* Work request
Each record should be retyped word for word.

(Collected data)
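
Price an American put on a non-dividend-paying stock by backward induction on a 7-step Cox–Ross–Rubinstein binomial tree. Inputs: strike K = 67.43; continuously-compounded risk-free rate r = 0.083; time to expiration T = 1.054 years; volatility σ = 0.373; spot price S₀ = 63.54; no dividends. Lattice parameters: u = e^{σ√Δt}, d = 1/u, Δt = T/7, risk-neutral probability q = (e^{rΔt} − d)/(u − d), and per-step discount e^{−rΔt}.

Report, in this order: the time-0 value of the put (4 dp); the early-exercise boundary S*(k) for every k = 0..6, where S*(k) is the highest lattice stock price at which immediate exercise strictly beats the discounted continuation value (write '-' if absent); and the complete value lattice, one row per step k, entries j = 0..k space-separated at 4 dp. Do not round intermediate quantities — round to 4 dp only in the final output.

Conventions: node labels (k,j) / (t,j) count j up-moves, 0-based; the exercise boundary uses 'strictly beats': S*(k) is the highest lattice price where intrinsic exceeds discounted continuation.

params: Δt=0.15057 u=1.15574 d=0.86525 q=0.50717 e^(-rΔt)=0.98758
t_7 payoffs: 44.3605 36.6156 26.2704 12.4520 0.0000 0.0000 0.0000 0.0000
t_6: node(6,0) S=26.6622 payoff=40.7678 vs cont=39.9304 → 40.7678 [stop]  node(6,1) S=35.6134 payoff=31.8166 vs cont=30.9792 → 31.8166 [stop]  node(6,2) S=47.5697 payoff=19.8603 vs cont=19.0229 → 19.8603 [stop]  node(6,3) S=63.5400 payoff=3.8900 vs cont=6.0605 → 6.0605 [wait]  node(6,4) S=84.8720 payoff=0.0000 vs cont=0.0000 → 0.0000 [wait]  node(6,5) S=113.3656 payoff=0.0000 vs cont=0.0000 → 0.0000 [wait]  node(6,6) S=151.4253 payoff=0.0000 vs cont=0.0000 → 0.0000 [wait]  ⇒ S*(6)=47.5697
t_5: node(5,0) S=30.8144 payoff=36.6156 vs cont=35.7781 → 36.6156 [stop]  node(5,1) S=41.1596 payoff=26.2704 vs cont=25.4329 → 26.2704 [stop]  node(5,2) S=54.9780 payoff=12.4520 vs cont=12.7017 → 12.7017 [wait]  node(5,3) S=73.4355 payoff=0.0000 vs cont=2.9497 → 2.9497 [wait]  node(5,4) S=98.0896 payoff=0.0000 vs cont=0.0000 → 0.0000 [wait]  node(5,5) S=131.0207 payoff=0.0000 vs cont=0.0000 → 0.0000 [wait]  ⇒ S*(5)=41.1596
t_4: node(4,0) S=35.6134 payoff=31.8166 vs cont=30.9792 → 31.8166 [stop]  node(4,1) S=47.5697 payoff=19.8603 vs cont=19.1479 → 19.8603 [stop]  node(4,2) S=63.5400 payoff=3.8900 vs cont=7.6595 → 7.6595 [wait]  node(4,3) S=84.8720 payoff=0.0000 vs cont=1.4356 → 1.4356 [wait]  node(4,4) S=113.3656 payoff=0.0000 vs cont=0.0000 → 0.0000 [wait]  ⇒ S*(4)=47.5697
t_3: node(3,0) S=41.1596 payoff=26.2704 vs cont=25.4329 → 26.2704 [stop]  node(3,1) S=54.9780 payoff=12.4520 vs cont=13.5026 → 13.5026 [wait]  node(3,2) S=73.4355 payoff=0.0000 vs cont=4.4470 → 4.4470 [wait]  node(3,3) S=98.0896 payoff=0.0000 vs cont=0.6987 → 0.6987 [wait]  ⇒ S*(3)=41.1596
t_2: node(2,0) S=47.5697 payoff=19.8603 vs cont=19.5491 → 19.8603 [stop]  node(2,1) S=63.5400 payoff=3.8900 vs cont=8.7992 → 8.7992 [wait]  node(2,2) S=84.8720 payoff=0.0000 vs cont=2.5144 → 2.5144 [wait]  ⇒ S*(2)=47.5697
t_1: node(1,0) S=54.9780 payoff=12.4520 vs cont=14.0735 → 14.0735 [wait]  node(1,1) S=73.4355 payoff=0.0000 vs cont=5.5420 → 5.5420 [wait]  ⇒ S*(1)=-
t_0: node(0,0) S=63.5400 payoff=3.8900 vs cont=9.6255 → 9.6255 [wait]  ⇒ S*(0)=-

price = 9.6255
boundary = - - 47.5697 41.1596 47.5697 41.1596 47.5697
tree:
9.6255
14.0735 5.5420
19.8603 8.7992 2.5144
26.2704 13.5026 4.4470 0.6987
31.8166 19.8603 7.6595 1.4356 0.0000
36.6156 26.2704 12.7017 2.9497 0.0000 0.0000
40.7678 31.8166 19.8603 6.0605 0.0000 0.0000 0.0000
44.3605 36.6156 26.2704 12.4520 0.0000 0.0000 0.0000 0.0000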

* Result for this exercise
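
Price an American put on a non-dividend-paying stock by backward induction on a 7-step Cox–Ross–Rubinstein binomial tree. Inputs: strike K = 67.43; continuously-compounded risk-free rate r = 0.083; time to expiration T = 1.054 years; volatility σ = 0.373; spot price S₀ = 63.54; no dividends. Lattice parameters: u = e^{σ√Δt}, d = 1/u, Δt = T/7, risk-neutral probability q = (e^{rΔt} − d)/(u − d), and per-step discount e^{−rΔt}.

Report, in this order: the time-0 value of the put (4 dp); the early-exercise boundary S*(k) for every k = 0..6, where S*(k) is the highest lattice stock price at which immediate exercise strictly beats the discounted continuation value (write '-' if absent); and the complete value lattice, one row per step k, entries j = 0..k space-separated at 4 dp. Do not round intermediate quantities — round to 4 dp only in the final output.

Conventions: node labels (k,j) / (t,j) count j up-moves, 0-based; the exercise boundary uses 'strictly beats': S*(k) is the highest lattice price where intrinsic exceeds discounted continuation.

params: Δt=0.15057 u=1.15574 d=0.86525 q=0.50717 e^(-rΔt)=0.98758
t_7 payoffs: 44.3605 36.6156 26.2704 12.4520 0.0000 0.0000 0.0000 0.0000
t_6: node(6,0) S=26.6622 payoff=40.7678 vs cont=39.9304 → 40.7678 [stop]  node(6,1) S=35.6134 payoff=31.8166 vs cont=30.9792 → 31.8166 [stop]  node(6,2) S=47.5697 payoff=19.8603 vs cont=19.0229 → 19.8603 [stop]  node(6,3) S=63.5400 payoff=3.8900 vs cont=6.0605 → 6.0605 [wait]  node(6,4) S=84.8720 payoff=0.0000 vs cont=0.0000 → 0.0000 [wait]  node(6,5) S=113.3656 payoff=0.0000 vs cont=0.0000 → 0.0000 [wait]  node(6,6) S=151.4253 payoff=0.0000 vs cont=0.0000 → 0.0000 [wait]  ⇒ S*(6)=47.5697
t_5: node(5,0) S=30.8144 payoff=36.6156 vs cont=35.7781 → 36.6156 [stop]  node(5,1) S=41.1596 payoff=26.2704 vs cont=25.4329 → 26.2704 [stop]  node(5,2) S=54.9780 payoff=12.4520 vs cont=12.7017 → 12.7017 [wait]  node(5,3) S=73.4355 payoff=0.0000 vs cont=2.9497 → 2.9497 [wait]  node(5,4) S=98.0896 payoff=0.0000 vs cont=0.0000 → 0.0000 [wait]  node(5,5) S=131.0207 payoff=0.0000 vs cont=0.0000 → 0.0000 [wait]  ⇒ S*(5)=41.1596
t_4: node(4,0) S=35.6134 payoff=31.8166 vs cont=30.9792 → 31.8166 [stop]  node(4,1) S=47.5697 payoff=19.8603 vs cont=19.1479 → 19.8603 [stop]  node(4,2) S=63.5400 payoff=3.8900 vs cont=7.6595 → 7.6595 [wait]  node(4,3) S=84.8720 payoff=0.0000 vs cont=1.4356 → 1.4356 [wait]  node(4,4) S=113.3656 payoff=0.0000 vs cont=0.0000 → 0.0000 [wait]  ⇒ S*(4)=47.5697
t_3: node(3,0) S=41.1596 payoff=26.2704 vs cont=25.4329 → 26.2704 [stop]  node(3,1) S=54.9780 payoff=12.4520 vs cont=13.5026 → 13.5026 [wait]  node(3,2) S=73.4355 payoff=0.0000 vs cont=4.4470 → 4.4470 [wait]  node(3,3) S=98.0896 payoff=0.0000 vs cont=0.6987 → 0.6987 [wait]  ⇒ S*(3)=41.1596
t_2: node(2,0) S=47.5697 payoff=19.8603 vs cont=19.5491 → 19.8603 [stop]  node(2,1) S=63.5400 payoff=3.8900 vs cont=8.7992 → 8.7992 [wait]  node(2,2) S=84.8720 payoff=0.0000 vs cont=2.5144 → 2.5144 [wait]  ⇒ S*(2)=47.5697
t_1: node(1,0) S=54.9780 payoff=12.4520 vs cont=14.0735 → 14.0735 [wait]  node(1,1) S=73.4355 payoff=0.0000 vs cont=5.5420 → 5.5420 [wait]  ⇒ S*(1)=-
t_0: node(0,0) S=63.5400 payoff=3.8900 vs cont=9.6255 → 9.6255 [wait]  ⇒ S*(0)=-

price = 9.6255
boundary = - - 47.5697 41.1596 47.5697 41.1596 47.5697
tree:
9.6255
14.0735 5.5420
19.8603 8.7992 2.5144
26.2704 13.5026 4.4470 0.6987
31.8166 19.8603 7.6595 1.4356 0.0000
36.6156 26.2704 12.7017 2.9497 0.0000 0.0000
40.7678 31.8166 19.8603 6.0605 0.0000 0.0000 0.0000
44.3605 36.6156 26.2704 12.4520 0.0000 0.0000 0.0000 0.0000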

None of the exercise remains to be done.